◆ Directions
Copy each line below that contains "Shortley".

##### Dataset extract #####

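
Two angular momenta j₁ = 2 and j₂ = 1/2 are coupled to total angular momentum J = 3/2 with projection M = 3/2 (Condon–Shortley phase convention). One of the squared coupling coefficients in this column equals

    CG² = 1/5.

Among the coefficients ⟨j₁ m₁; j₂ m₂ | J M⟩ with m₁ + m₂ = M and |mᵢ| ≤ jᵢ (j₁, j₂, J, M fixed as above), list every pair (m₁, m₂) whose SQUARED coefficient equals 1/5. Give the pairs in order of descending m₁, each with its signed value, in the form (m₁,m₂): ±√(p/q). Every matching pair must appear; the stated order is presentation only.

(1,1/2): −√(1/5)

Admissible pairs with m₁+m₂ = M = 3/2: (1,1/2), (2,-1/2)
  (m₁,m₂)=(2,-1/2): CG² = 4/5, CG = +√(4/5)
  (m₁,m₂)=(1,1/2): CG² = 1/5, CG = −√(1/5)   ← matches the target
Pairs with CG² = 1/5: (1,1/2): −√(1/5)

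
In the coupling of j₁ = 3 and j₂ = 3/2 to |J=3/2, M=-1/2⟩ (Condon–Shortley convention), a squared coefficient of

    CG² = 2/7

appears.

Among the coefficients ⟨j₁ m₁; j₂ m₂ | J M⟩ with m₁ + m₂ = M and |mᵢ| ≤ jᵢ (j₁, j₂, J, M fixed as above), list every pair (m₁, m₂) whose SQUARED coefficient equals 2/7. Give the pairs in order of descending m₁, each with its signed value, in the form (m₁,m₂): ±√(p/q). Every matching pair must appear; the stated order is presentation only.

Admissible pairs with m₁+m₂ = M = -1/2: (-2,3/2), (-1,1/2), (0,-1/2), (1,-3/2)
  (m₁,m₂)=(1,-3/2): CG² = 4/35, CG = +√(4/35)
  (m₁,m₂)=(0,-1/2): CG² = 9/35, CG = −√(9/35)
  (m₁,m₂)=(-1,1/2): CG² = 12/35, CG = +√(12/35)
  (m₁,m₂)=(-2,3/2): CG² = 2/7, CG = −√(2/7)   ← matches the target
Pairs with CG² = 2/7: (-2,3/2): −√(2/7)

(-2,3/2): −√(2/7)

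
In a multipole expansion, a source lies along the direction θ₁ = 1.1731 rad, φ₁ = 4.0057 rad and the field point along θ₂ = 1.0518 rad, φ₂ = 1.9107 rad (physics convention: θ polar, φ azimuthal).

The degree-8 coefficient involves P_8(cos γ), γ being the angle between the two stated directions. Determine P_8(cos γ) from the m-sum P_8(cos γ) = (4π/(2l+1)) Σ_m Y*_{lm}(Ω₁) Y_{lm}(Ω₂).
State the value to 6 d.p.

Addition theorem: P_8(cos γ) = (4π/17) Σ_m Y*_{lm}(Ω₁) Y_{lm}(Ω₂), m = −8…8:
  term(m=-8) = -0.02222 - 0.03892j   from Y*(Ω₁)=0.21746 + 0.15844j, Y(Ω₂)=-0.15193 - 0.06828j
  term(m=-7) = -0.08667 + 0.14865j   from Y*(Ω₁)=-0.43974 + 0.10502j, Y(Ω₂)=0.26283 - 0.27528j
  term(m=-6) = 0.12542 + 0.00046j   from Y*(Ω₁)=0.13144 - 0.25733j, Y(Ω₂)=0.19605 + 0.38727j
  term(m=-5) = 0.01076 + 0.01876j   from Y*(Ω₁)=-0.06009 - 0.14542j, Y(Ω₂)=-0.13631 + 0.01764j
  term(m=-4) = -0.04961 + 0.08545j   from Y*(Ω₁)=0.33408 + 0.10880j, Y(Ω₂)=-0.05895 + 0.27497j
  term(m=-3) = 0.00175 + 0.00000j   from Y*(Ω₁)=-0.00508 + 0.00311j, Y(Ω₂)=-0.25036 - 0.15387j
  term(m=-2) = -0.02396 - 0.04162j   from Y*(Ω₁)=-0.05223 + 0.32903j, Y(Ω₂)=-0.11211 + 0.09062j
  term(m=-1) = -0.01181 + 0.02043j   from Y*(Ω₁)=-0.04720 - 0.05528j, Y(Ω₂)=-0.10826 - 0.30614j
  term(m=+0) = 0.03162 + 0.00000j   from Y*(Ω₁)=-0.32129 + 0.00000j, Y(Ω₂)=-0.09842 + 0.00000j
  term(m=+1) = -0.01181 - 0.02043j   from Y*(Ω₁)=0.04720 - 0.05528j, Y(Ω₂)=0.10826 - 0.30614j
  term(m=+2) = -0.02396 + 0.04162j   from Y*(Ω₁)=-0.05223 - 0.32903j, Y(Ω₂)=-0.11211 - 0.09062j
  term(m=+3) = 0.00175 - 0.00000j   from Y*(Ω₁)=0.00508 + 0.00311j, Y(Ω₂)=0.25036 - 0.15387j
  term(m=+4) = -0.04961 - 0.08545j   from Y*(Ω₁)=0.33408 - 0.10880j, Y(Ω₂)=-0.05895 - 0.27497j
  term(m=+5) = 0.01076 - 0.01876j   from Y*(Ω₁)=0.06009 - 0.14542j, Y(Ω₂)=0.13631 + 0.01764j
  term(m=+6) = 0.12542 - 0.00046j   from Y*(Ω₁)=0.13144 + 0.25733j, Y(Ω₂)=0.19605 - 0.38727j
  term(m=+7) = -0.08667 - 0.14865j   from Y*(Ω₁)=0.43974 + 0.10502j, Y(Ω₂)=-0.26283 - 0.27528j
  term(m=+8) = -0.02222 + 0.03892j   from Y*(Ω₁)=0.21746 - 0.15844j, Y(Ω₂)=-0.15193 + 0.06828j
Σ over m = -0.08107 + 0.00000j; ×(4π/17) → -0.05992 + 0.00000j. Real part: -0.059923

-0.059923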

#####

◆ Solution to the exercise
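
Two angular momenta j₁ = 2 and j₂ = 1/2 are coupled to total angular momentum J = 3/2 with projection M = 3/2 (Condon–Shortley phase convention). One of the squared coupling coefficients in this column equals
In the coupling of j₁ = 3 and j₂ = 3/2 to |J=3/2, M=-1/2⟩ (Condon–Shortley convention), a squared coefficient of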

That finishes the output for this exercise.